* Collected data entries
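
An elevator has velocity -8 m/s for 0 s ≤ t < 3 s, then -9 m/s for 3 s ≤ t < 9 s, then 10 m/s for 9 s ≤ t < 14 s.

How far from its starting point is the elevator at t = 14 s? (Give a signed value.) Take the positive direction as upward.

-28 m

Net displacement equals the area under the velocity-time graph (areas below the axis count negative).
0–3 s: -8 × 3 = -24 m
3–9 s: -9 × 6 = -54 m
9–14 s: 10 × 5 = 50 m
Net displacement = -28 m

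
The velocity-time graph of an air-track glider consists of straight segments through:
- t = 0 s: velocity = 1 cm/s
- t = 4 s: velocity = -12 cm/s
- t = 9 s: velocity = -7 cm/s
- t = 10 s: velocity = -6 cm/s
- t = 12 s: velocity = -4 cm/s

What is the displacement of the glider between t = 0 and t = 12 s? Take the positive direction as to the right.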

* WHAT IS EXPECTED
Return a copy of every line in the records that includes the string "glider".

* TASK OUTPUT
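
The velocity-time graph of an air-track glider consists of straight segments through:
What is the displacement of the glider between t = 0 and t = 12 s? Take the positive direction as to the right.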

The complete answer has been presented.